_HOW TO COMPLETE THIS TASK_
I need the lines below from the one with "GACGGGCGGA TTAAAGGGTG GTATTCGGGA" down to the one with "The fragment is completely" reproduced exactly, both ends included, and nothing else.

_Stored data_
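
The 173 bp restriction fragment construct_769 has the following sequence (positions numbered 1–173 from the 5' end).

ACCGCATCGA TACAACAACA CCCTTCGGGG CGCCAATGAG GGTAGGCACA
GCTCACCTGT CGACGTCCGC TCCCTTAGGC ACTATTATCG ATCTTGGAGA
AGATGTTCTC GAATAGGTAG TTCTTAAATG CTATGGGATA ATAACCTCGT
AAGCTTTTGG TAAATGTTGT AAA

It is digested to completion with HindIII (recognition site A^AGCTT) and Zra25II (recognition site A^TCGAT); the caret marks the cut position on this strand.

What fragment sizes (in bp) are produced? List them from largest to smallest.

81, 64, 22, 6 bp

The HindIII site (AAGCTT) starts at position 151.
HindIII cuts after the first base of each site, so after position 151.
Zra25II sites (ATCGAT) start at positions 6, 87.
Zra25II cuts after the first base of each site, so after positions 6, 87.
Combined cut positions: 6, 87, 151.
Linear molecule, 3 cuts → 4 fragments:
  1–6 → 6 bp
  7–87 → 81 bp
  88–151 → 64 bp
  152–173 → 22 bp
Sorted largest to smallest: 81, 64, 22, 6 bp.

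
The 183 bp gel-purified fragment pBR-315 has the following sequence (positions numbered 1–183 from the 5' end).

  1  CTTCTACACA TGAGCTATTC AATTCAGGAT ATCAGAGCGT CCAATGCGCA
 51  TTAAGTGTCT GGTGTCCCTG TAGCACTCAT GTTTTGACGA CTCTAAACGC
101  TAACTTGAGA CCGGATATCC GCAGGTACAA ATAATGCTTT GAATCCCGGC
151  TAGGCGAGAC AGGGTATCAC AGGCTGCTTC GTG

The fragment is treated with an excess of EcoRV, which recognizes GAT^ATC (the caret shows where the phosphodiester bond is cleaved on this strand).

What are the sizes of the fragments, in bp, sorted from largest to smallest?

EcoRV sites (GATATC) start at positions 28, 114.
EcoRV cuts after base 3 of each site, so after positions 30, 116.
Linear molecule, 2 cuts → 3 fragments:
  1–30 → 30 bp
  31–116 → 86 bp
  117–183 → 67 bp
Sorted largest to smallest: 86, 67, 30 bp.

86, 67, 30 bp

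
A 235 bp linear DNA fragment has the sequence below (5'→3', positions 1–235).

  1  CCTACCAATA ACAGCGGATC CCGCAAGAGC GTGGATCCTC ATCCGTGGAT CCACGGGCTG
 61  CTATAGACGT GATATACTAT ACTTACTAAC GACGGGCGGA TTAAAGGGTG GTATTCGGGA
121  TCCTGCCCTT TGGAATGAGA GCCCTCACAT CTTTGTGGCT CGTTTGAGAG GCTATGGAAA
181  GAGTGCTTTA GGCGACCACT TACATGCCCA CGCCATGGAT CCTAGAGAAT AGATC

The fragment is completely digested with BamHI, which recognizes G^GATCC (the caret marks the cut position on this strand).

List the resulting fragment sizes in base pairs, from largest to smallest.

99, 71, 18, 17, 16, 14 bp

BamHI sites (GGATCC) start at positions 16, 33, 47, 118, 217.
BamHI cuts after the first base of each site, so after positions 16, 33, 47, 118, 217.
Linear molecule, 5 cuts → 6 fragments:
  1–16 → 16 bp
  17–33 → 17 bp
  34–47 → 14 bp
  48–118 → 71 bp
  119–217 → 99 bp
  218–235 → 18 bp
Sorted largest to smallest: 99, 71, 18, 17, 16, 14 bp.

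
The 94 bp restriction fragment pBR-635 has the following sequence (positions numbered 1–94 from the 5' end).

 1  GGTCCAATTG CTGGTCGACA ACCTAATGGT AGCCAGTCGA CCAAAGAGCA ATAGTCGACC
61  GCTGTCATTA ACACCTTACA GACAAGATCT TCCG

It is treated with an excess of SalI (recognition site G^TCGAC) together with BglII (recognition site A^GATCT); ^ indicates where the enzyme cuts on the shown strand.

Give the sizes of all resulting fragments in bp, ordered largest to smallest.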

--

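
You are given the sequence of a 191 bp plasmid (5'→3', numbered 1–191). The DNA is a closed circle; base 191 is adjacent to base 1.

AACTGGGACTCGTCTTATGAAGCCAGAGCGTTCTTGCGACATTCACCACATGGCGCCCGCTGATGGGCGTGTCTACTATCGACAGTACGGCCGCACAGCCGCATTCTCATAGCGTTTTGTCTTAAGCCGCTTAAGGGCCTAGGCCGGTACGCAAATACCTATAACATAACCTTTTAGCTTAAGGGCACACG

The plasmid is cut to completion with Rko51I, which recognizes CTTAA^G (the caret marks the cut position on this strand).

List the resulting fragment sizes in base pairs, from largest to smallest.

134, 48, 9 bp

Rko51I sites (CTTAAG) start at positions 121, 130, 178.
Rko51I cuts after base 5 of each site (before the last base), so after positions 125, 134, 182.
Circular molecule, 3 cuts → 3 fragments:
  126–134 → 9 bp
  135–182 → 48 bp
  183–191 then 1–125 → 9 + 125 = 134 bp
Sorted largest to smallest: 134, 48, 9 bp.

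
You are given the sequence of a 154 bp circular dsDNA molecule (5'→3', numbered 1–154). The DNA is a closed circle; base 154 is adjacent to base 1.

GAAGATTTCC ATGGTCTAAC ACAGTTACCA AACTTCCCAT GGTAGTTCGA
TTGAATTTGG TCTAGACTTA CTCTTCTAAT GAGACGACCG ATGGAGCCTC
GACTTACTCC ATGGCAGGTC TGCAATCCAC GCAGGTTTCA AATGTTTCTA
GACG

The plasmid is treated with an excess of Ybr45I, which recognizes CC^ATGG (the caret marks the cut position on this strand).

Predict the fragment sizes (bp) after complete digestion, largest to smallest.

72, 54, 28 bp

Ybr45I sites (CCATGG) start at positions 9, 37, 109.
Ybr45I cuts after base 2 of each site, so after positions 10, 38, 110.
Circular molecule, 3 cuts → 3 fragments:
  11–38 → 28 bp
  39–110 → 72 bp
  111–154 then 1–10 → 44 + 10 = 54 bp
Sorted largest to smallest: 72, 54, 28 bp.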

---

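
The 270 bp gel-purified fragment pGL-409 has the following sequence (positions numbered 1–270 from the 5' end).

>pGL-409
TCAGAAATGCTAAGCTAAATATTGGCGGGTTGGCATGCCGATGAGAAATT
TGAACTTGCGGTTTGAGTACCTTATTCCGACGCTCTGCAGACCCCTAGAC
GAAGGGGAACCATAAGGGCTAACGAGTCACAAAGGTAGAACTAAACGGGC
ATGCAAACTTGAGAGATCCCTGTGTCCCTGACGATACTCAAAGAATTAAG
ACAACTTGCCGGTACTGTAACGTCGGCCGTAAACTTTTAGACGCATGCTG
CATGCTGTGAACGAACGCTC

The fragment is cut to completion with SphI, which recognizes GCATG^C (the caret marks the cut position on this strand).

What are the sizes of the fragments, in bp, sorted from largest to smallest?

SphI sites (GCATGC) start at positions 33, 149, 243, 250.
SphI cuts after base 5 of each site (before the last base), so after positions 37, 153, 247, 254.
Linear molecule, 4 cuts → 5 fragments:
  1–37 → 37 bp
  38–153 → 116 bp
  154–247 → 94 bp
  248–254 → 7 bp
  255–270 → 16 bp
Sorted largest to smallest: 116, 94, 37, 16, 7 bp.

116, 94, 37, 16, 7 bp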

_SOLUTION TO THIS PROBLEM_
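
 61  CTATAGACGT GATATACTAT ACTTACTAAC GACGGGCGGA TTAAAGGGTG GTATTCGGGA
121  TCCTGCCCTT TGGAATGAGA GCCCTCACAT CTTTGTGGCT CGTTTGAGAG GCTATGGAAA
181  GAGTGCTTTA GGCGACCACT TACATGCCCA CGCCATGGAT CCTAGAGAAT AGATC

The fragment is completely digested with BamHI, which recognizes G^GATCC (the caret marks the cut position on this strand).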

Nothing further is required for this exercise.